══ Information supplied ══

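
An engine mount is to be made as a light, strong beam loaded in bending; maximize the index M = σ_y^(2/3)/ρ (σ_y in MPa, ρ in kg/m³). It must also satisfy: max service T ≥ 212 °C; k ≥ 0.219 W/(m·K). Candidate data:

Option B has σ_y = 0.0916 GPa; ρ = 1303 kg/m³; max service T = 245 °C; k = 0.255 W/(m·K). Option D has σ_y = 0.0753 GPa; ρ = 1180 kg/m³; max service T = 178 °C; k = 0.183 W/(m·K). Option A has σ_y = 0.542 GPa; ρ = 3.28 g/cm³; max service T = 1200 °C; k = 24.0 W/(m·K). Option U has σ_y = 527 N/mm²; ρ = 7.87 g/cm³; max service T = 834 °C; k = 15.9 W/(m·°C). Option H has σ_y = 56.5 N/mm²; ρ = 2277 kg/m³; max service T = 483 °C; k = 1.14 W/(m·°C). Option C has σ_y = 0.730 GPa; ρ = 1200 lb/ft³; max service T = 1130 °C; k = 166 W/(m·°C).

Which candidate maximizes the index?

Screen on constraints: max service T ≥ 212 °C; k ≥ 0.219 W/(m·K). Survivors: option B, option A, option U, option H, option C.
Convert each candidate to consistent units, then evaluate M:
  option B: σ_y = 91.60 MPa, ρ = 1303 kg/m³
  option A: σ_y = 542.0 MPa, ρ = 3280 kg/m³
  option U: σ_y = 527.0 MPa, ρ = 7870 kg/m³
  option H: σ_y = 56.50 MPa, ρ = 2277 kg/m³
  option C: σ_y = 730.0 MPa, ρ = 19220 kg/m³
  option A: M = 20.3×10⁻³
  option B: M = 15.6×10⁻³
  option U: M = 8.29×10⁻³
  option H: M = 6.47×10⁻³
  option C: M = 4.22×10⁻³
The maximum is for option A.

option A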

═══

What needs to be done
Copy out every entry above exactly.

Response to the task
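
An engine mount is to be made as a light, strong beam loaded in bending; maximize the index M = σ_y^(2/3)/ρ (σ_y in MPa, ρ in kg/m³). It must also satisfy: max service T ≥ 212 °C; k ≥ 0.219 W/(m·K). Candidate data:

Option B has σ_y = 0.0916 GPa; ρ = 1303 kg/m³; max service T = 245 °C; k = 0.255 W/(m·K). Option D has σ_y = 0.0753 GPa; ρ = 1180 kg/m³; max service T = 178 °C; k = 0.183 W/(m·K). Option A has σ_y = 0.542 GPa; ρ = 3.28 g/cm³; max service T = 1200 °C; k = 24.0 W/(m·K). Option U has σ_y = 527 N/mm²; ρ = 7.87 g/cm³; max service T = 834 °C; k = 15.9 W/(m·°C). Option H has σ_y = 56.5 N/mm²; ρ = 2277 kg/m³; max service T = 483 °C; k = 1.14 W/(m·°C). Option C has σ_y = 0.730 GPa; ρ = 1200 lb/ft³; max service T = 1130 °C; k = 166 W/(m·°C).

Which candidate maximizes the index?

Screen on constraints: max service T ≥ 212 °C; k ≥ 0.219 W/(m·K). Survivors: option B, option A, option U, option H, option C.
Convert each candidate to consistent units, then evaluate M:
  option B: σ_y = 91.60 MPa, ρ = 1303 kg/m³
  option A: σ_y = 542.0 MPa, ρ = 3280 kg/m³
  option U: σ_y = 527.0 MPa, ρ = 7870 kg/m³
  option H: σ_y = 56.50 MPa, ρ = 2277 kg/m³
  option C: σ_y = 730.0 MPa, ρ = 19220 kg/m³
  option A: M = 20.3×10⁻³
  option B: M = 15.6×10⁻³
  option U: M = 8.29×10⁻³
  option H: M = 6.47×10⁻³
  option C: M = 4.22×10⁻³
The maximum is for option A.

option A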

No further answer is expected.